# TASK PROMPT:
Begin at the line containing "Evaluate ∫ δ^(2)(x) · cos(x + pi/6) dx." and end at the final line of the entries. Please reproduce those lines exactly.

# DATA TO EXAMINE:
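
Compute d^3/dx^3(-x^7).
- 210 x^{4}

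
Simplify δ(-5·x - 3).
\frac{\delta(x + 3/5)}{5}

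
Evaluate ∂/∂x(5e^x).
5 e^{x}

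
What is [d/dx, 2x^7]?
14 x^{6}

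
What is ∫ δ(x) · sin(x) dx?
0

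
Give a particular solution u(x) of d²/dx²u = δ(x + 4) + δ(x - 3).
\frac{|x + 4|}{2} + \frac{|x - 3|}{2}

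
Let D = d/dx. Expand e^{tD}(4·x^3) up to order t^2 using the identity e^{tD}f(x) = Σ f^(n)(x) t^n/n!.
4 x \left(3 t^{2} + 3 t x + x^{2}\right)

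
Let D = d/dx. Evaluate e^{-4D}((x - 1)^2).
x^{2} - 10 x + 25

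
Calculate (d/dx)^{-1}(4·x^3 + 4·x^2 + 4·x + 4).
x^{4} + \frac{4 x^{3}}{3} + 2 x^{2} + 4 x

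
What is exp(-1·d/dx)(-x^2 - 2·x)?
1 - x^{2}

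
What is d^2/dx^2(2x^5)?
40 x^{3}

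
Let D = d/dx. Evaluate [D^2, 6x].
12D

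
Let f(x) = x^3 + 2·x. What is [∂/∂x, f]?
3 x^{2} + 2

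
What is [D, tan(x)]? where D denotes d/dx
\frac{1}{\cos^{2}{\left(x \right)}}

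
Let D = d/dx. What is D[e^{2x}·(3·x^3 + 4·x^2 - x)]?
\left(6 x^{3} + 17 x^{2} + 6 x - 1\right) e^{2 x}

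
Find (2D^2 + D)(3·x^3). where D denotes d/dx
9 x \left(x + 4\right)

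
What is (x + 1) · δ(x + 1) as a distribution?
0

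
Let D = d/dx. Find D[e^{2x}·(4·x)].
\left(8 x + 4\right) e^{2 x}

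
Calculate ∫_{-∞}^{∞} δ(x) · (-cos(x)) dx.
-1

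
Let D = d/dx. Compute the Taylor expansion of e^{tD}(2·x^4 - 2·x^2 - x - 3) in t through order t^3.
8 t^{3} x + t^{2} \left(12 x^{2} - 2\right) - t \left(- 8 x^{3} + 4 x + 1\right) + 2 x^{4} - 2 x^{2} - x - 3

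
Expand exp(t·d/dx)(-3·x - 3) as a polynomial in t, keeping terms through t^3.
- 3 t - 3 x - 3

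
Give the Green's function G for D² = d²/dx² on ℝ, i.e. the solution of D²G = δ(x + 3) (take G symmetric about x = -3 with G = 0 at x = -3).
\frac{|x + 3|}{2}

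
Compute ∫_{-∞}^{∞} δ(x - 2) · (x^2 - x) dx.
2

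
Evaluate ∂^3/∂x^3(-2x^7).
- 420 x^{4}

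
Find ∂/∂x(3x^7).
21 x^{6}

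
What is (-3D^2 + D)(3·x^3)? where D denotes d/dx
9 x \left(x - 6\right)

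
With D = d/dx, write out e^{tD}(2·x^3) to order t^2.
2 x \left(3 t^{2} + 3 t x + x^{2}\right)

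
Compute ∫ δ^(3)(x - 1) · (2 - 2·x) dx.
0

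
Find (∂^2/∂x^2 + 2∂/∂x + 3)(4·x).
12 x + 8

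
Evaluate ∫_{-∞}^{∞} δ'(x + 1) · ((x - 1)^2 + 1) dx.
4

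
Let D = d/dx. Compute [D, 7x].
7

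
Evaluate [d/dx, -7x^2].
- 14 x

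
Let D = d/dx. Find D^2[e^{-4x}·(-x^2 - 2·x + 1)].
2 \left(- 8 x^{2} - 8 x + 15\right) e^{- 4 x}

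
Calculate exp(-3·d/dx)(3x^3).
3 x^{3} - 27 x^{2} + 81 x - 81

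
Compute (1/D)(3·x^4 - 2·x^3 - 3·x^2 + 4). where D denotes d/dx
\frac{3 x^{5}}{5} - \frac{x^{4}}{2} - x^{3} + 4 x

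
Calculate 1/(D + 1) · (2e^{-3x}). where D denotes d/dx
- e^{- 3 x}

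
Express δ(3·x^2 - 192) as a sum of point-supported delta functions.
\frac{\delta(x - 8) + \delta(x + 8)}{48}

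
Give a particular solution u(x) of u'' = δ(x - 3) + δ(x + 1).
\frac{|x - 3|}{2} + \frac{|x + 1|}{2}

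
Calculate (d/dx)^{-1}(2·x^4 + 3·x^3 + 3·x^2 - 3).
\frac{2 x^{5}}{5} + \frac{3 x^{4}}{4} + x^{3} - 3 x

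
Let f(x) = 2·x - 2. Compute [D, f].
2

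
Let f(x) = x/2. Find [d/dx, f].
\frac{1}{2}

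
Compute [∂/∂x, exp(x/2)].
\frac{e^{\frac{x}{2}}}{2}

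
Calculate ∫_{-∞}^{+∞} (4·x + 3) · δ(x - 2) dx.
11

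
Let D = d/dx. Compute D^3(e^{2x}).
8 e^{2 x}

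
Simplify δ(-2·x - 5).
\frac{\delta(x + 5/2)}{2}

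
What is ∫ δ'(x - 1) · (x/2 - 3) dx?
- \frac{1}{2}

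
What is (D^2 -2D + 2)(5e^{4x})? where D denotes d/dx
50 e^{4 x}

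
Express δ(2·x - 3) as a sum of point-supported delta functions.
\frac{\delta(x - 3/2)}{2}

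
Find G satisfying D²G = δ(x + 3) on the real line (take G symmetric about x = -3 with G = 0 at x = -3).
\frac{|x + 3|}{2}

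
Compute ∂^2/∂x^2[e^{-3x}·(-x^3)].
3 x \left(- 3 x^{2} + 6 x - 2\right) e^{- 3 x}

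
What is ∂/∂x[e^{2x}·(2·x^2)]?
4 x \left(x + 1\right) e^{2 x}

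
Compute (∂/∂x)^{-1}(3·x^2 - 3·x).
x^{3} - \frac{3 x^{2}}{2}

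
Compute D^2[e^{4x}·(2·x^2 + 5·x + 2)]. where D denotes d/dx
\left(32 x^{2} + 112 x + 76\right) e^{4 x}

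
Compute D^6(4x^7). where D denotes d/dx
20160 x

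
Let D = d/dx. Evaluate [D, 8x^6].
48 x^{5}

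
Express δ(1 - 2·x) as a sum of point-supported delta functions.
\frac{\delta(x - 1/2)}{2}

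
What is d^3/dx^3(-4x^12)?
- 5280 x^{9}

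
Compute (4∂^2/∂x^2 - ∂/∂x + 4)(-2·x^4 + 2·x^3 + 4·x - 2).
- 8 x^{4} + 16 x^{3} - 102 x^{2} + 64 x - 12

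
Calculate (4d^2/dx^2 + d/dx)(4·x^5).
20 x^{3} \left(x + 16\right)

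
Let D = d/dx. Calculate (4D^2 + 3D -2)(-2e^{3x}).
- 86 e^{3 x}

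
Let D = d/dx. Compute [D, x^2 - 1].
2 x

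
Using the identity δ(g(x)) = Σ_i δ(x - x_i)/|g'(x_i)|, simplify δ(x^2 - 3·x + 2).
\frac{\delta(x - 2) + \delta(x - 1)}{1}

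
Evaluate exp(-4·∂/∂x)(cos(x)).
\cos{\left(x - 4 \right)}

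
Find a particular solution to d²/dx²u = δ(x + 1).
\frac{|x + 1|}{2}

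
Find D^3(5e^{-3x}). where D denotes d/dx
- 135 e^{- 3 x}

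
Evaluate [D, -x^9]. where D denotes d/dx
- 9 x^{8}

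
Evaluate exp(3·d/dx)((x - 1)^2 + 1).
x^{2} + 4 x + 5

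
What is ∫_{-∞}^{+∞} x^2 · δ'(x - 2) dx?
-4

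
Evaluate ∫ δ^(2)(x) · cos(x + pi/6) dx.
- \frac{\sqrt{3}}{2}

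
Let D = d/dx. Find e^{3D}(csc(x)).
\csc{\left(x + 3 \right)}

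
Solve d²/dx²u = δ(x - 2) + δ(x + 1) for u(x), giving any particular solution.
\frac{|x - 2|}{2} + \frac{|x + 1|}{2}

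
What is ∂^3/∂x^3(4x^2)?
0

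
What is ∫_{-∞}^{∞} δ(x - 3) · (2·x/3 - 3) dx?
-1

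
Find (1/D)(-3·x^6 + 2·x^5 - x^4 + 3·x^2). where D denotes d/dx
- \frac{3 x^{7}}{7} + \frac{x^{6}}{3} - \frac{x^{5}}{5} + x^{3}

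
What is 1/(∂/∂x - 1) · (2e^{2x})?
2 e^{2 x}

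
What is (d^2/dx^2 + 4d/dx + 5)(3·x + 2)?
15 x + 22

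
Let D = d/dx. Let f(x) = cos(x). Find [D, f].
- \sin{\left(x \right)}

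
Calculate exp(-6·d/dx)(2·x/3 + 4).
\frac{2 x}{3}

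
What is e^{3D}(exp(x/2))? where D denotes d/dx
e^{\frac{x}{2} + \frac{3}{2}}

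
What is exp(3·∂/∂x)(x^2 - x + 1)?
x^{2} + 5 x + 7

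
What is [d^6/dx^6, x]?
6\frac{d^{5}}{dx^{5}}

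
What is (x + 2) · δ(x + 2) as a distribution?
0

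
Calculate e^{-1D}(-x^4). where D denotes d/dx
- x^{4} + 4 x^{3} - 6 x^{2} + 4 x - 1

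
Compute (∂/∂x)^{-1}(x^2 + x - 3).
\frac{x^{3}}{3} + \frac{x^{2}}{2} - 3 x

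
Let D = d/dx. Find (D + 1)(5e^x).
10 e^{x}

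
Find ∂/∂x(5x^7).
35 x^{6}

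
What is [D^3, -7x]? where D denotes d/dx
-21D^{2}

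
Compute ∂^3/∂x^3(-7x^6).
- 840 x^{3}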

# OUTPUT OF THE TASK:
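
Evaluate ∫ δ^(2)(x) · cos(x + pi/6) dx.
- \frac{\sqrt{3}}{2}

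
Let D = d/dx. Find e^{3D}(csc(x)).
\csc{\left(x + 3 \right)}

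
Solve d²/dx²u = δ(x - 2) + δ(x + 1) for u(x), giving any particular solution.
\frac{|x - 2|}{2} + \frac{|x + 1|}{2}

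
What is ∂^3/∂x^3(4x^2)?
0

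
What is ∫_{-∞}^{∞} δ(x - 3) · (2·x/3 - 3) dx?
-1

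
Find (1/D)(-3·x^6 + 2·x^5 - x^4 + 3·x^2). where D denotes d/dx
- \frac{3 x^{7}}{7} + \frac{x^{6}}{3} - \frac{x^{5}}{5} + x^{3}

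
What is 1/(∂/∂x - 1) · (2e^{2x})?
2 e^{2 x}

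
What is (d^2/dx^2 + 4d/dx + 5)(3·x + 2)?
15 x + 22

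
Let D = d/dx. Let f(x) = cos(x). Find [D, f].
- \sin{\left(x \right)}

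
Calculate exp(-6·d/dx)(2·x/3 + 4).
\frac{2 x}{3}

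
What is e^{3D}(exp(x/2))? where D denotes d/dx
e^{\frac{x}{2} + \frac{3}{2}}

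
What is exp(3·∂/∂x)(x^2 - x + 1)?
x^{2} + 5 x + 7

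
What is [d^6/dx^6, x]?
6\frac{d^{5}}{dx^{5}}

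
What is (x + 2) · δ(x + 2) as a distribution?
0

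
Calculate e^{-1D}(-x^4). where D denotes d/dx
- x^{4} + 4 x^{3} - 6 x^{2} + 4 x - 1

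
Compute (∂/∂x)^{-1}(x^2 + x - 3).
\frac{x^{3}}{3} + \frac{x^{2}}{2} - 3 x

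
Let D = d/dx. Find (D + 1)(5e^x).
10 e^{x}

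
Find ∂/∂x(5x^7).
35 x^{6}

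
What is [D^3, -7x]? where D denotes d/dx
-21D^{2}

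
Compute ∂^3/∂x^3(-7x^6).
- 840 x^{3}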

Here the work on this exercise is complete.